[EXERCISE PROMPT]: What is needed here is an exact copy of all the records below.

[[ EXTRACTED DATA, beginning ]]

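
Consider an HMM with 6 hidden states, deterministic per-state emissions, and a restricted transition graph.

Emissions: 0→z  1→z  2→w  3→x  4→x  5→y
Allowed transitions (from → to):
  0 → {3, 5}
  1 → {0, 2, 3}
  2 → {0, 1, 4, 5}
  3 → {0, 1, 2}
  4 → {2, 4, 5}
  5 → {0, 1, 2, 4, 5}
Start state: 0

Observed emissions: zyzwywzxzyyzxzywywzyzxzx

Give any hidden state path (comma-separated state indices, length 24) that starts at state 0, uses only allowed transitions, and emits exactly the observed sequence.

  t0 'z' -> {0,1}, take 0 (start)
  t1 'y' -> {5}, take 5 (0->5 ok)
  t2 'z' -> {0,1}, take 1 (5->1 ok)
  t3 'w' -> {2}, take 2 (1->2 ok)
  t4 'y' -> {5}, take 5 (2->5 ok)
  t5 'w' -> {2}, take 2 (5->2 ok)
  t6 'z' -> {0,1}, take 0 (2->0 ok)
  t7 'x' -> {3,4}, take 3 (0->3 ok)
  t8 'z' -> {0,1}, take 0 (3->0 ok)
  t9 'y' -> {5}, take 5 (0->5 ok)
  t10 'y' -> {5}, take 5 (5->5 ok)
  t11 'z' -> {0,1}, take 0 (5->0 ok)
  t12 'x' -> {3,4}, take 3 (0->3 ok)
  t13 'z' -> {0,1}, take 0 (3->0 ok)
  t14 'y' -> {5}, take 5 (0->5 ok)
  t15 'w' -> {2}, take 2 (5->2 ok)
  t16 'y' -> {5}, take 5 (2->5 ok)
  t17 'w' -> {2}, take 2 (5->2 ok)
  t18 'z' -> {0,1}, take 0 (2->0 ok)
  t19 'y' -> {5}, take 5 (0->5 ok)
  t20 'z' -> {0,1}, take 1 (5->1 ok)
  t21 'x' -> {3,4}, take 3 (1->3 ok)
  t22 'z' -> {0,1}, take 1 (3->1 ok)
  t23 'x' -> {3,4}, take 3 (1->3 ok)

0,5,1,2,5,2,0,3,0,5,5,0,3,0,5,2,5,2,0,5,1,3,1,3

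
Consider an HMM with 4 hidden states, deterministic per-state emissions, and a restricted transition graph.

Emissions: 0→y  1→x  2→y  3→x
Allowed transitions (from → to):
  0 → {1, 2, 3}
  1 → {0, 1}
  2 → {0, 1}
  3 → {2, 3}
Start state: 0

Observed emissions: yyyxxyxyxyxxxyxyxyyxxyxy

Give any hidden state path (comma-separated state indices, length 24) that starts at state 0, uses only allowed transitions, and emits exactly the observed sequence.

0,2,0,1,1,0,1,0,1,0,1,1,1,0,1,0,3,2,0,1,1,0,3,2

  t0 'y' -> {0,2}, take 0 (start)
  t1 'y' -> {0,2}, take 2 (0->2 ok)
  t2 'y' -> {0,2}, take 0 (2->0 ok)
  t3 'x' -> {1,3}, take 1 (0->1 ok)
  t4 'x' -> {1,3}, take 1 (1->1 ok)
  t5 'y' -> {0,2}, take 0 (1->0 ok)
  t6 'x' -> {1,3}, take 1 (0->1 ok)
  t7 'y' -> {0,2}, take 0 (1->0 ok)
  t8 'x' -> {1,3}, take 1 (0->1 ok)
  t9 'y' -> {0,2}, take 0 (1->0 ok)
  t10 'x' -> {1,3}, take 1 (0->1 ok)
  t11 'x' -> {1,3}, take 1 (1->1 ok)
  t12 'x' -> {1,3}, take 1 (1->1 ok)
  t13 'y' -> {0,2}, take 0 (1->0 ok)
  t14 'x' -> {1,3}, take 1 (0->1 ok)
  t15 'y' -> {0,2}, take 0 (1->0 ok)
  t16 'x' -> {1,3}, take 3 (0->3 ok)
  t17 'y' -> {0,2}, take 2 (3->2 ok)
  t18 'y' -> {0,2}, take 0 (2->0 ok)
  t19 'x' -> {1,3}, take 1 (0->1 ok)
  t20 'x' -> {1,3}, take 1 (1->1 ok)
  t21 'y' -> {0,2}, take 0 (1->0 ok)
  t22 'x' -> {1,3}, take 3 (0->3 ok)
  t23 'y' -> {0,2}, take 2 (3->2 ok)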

[[ EXTRACTED DATA, end ]]

[TASK OUTPUT]:
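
Consider an HMM with 6 hidden states, deterministic per-state emissions, and a restricted transition graph.

Emissions: 0→z  1→z  2→w  3→x  4→x  5→y
Allowed transitions (from → to):
  0 → {3, 5}
  1 → {0, 2, 3}
  2 → {0, 1, 4, 5}
  3 → {0, 1, 2}
  4 → {2, 4, 5}
  5 → {0, 1, 2, 4, 5}
Start state: 0

Observed emissions: zyzwywzxzyyzxzywywzyzxzx

Give any hidden state path (comma-separated state indices, length 24) that starts at state 0, uses only allowed transitions, and emits exactly the observed sequence.

  t0 'z' -> {0,1}, take 0 (start)
  t1 'y' -> {5}, take 5 (0->5 ok)
  t2 'z' -> {0,1}, take 1 (5->1 ok)
  t3 'w' -> {2}, take 2 (1->2 ok)
  t4 'y' -> {5}, take 5 (2->5 ok)
  t5 'w' -> {2}, take 2 (5->2 ok)
  t6 'z' -> {0,1}, take 0 (2->0 ok)
  t7 'x' -> {3,4}, take 3 (0->3 ok)
  t8 'z' -> {0,1}, take 0 (3->0 ok)
  t9 'y' -> {5}, take 5 (0->5 ok)
  t10 'y' -> {5}, take 5 (5->5 ok)
  t11 'z' -> {0,1}, take 0 (5->0 ok)
  t12 'x' -> {3,4}, take 3 (0->3 ok)
  t13 'z' -> {0,1}, take 0 (3->0 ok)
  t14 'y' -> {5}, take 5 (0->5 ok)
  t15 'w' -> {2}, take 2 (5->2 ok)
  t16 'y' -> {5}, take 5 (2->5 ok)
  t17 'w' -> {2}, take 2 (5->2 ok)
  t18 'z' -> {0,1}, take 0 (2->0 ok)
  t19 'y' -> {5}, take 5 (0->5 ok)
  t20 'z' -> {0,1}, take 1 (5->1 ok)
  t21 'x' -> {3,4}, take 3 (1->3 ok)
  t22 'z' -> {0,1}, take 1 (3->1 ok)
  t23 'x' -> {3,4}, take 3 (1->3 ok)

0,5,1,2,5,2,0,3,0,5,5,0,3,0,5,2,5,2,0,5,1,3,1,3

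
Consider an HMM with 4 hidden states, deterministic per-state emissions, and a restricted transition graph.

Emissions: 0→y  1→x  2→y  3→x
Allowed transitions (from → to):
  0 → {1, 2, 3}
  1 → {0, 1}
  2 → {0, 1}
  3 → {2, 3}
Start state: 0

Observed emissions: yyyxxyxyxyxxxyxyxyyxxyxy

Give any hidden state path (comma-separated state indices, length 24) that starts at state 0, uses only allowed transitions, and emits exactly the observed sequence.

0,2,0,1,1,0,1,0,1,0,1,1,1,0,1,0,3,2,0,1,1,0,3,2

  t0 'y' -> {0,2}, take 0 (start)
  t1 'y' -> {0,2}, take 2 (0->2 ok)
  t2 'y' -> {0,2}, take 0 (2->0 ok)
  t3 'x' -> {1,3}, take 1 (0->1 ok)
  t4 'x' -> {1,3}, take 1 (1->1 ok)
  t5 'y' -> {0,2}, take 0 (1->0 ok)
  t6 'x' -> {1,3}, take 1 (0->1 ok)
  t7 'y' -> {0,2}, take 0 (1->0 ok)
  t8 'x' -> {1,3}, take 1 (0->1 ok)
  t9 'y' -> {0,2}, take 0 (1->0 ok)
  t10 'x' -> {1,3}, take 1 (0->1 ok)
  t11 'x' -> {1,3}, take 1 (1->1 ok)
  t12 'x' -> {1,3}, take 1 (1->1 ok)
  t13 'y' -> {0,2}, take 0 (1->0 ok)
  t14 'x' -> {1,3}, take 1 (0->1 ok)
  t15 'y' -> {0,2}, take 0 (1->0 ok)
  t16 'x' -> {1,3}, take 3 (0->3 ok)
  t17 'y' -> {0,2}, take 2 (3->2 ok)
  t18 'y' -> {0,2}, take 0 (2->0 ok)
  t19 'x' -> {1,3}, take 1 (0->1 ok)
  t20 'x' -> {1,3}, take 1 (1->1 ok)
  t21 'y' -> {0,2}, take 0 (1->0 ok)
  t22 'x' -> {1,3}, take 3 (0->3 ok)
  t23 'y' -> {0,2}, take 2 (3->2 ok)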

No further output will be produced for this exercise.